* TASK REQUIREMENTS: Which lines of the entries below hold the word "target"? Report each of them.

-- DATA SHOWN follows --

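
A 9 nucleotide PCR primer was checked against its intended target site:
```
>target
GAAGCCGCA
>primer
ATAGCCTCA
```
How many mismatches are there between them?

Mismatches (1-based): position 1: G→A; position 2: A→T; position 7: G→T.

3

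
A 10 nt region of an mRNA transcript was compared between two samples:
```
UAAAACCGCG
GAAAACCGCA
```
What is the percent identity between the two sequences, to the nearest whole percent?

80%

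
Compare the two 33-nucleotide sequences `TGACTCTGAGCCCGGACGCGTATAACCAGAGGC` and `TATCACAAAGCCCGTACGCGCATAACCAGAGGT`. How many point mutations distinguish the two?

8

The sequences differ at positions 2, 3, 5, 7, 8, 15, 21, 33 (1-based) — 8 in total.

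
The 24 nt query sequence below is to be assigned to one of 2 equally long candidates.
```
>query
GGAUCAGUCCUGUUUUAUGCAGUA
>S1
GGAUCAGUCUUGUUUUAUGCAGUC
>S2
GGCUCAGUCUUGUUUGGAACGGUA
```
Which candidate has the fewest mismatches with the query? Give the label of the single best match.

S1

Hamming distances to query — S1: 2; S2: 7.
Smallest is S1 with 2 mismatches.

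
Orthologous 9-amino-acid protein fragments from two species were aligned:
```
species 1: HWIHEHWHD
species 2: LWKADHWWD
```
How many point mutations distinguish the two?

5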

-- DATA SHOWN concluded --

* RESPONSE:
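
A 9 nucleotide PCR primer was checked against its intended target site:
>target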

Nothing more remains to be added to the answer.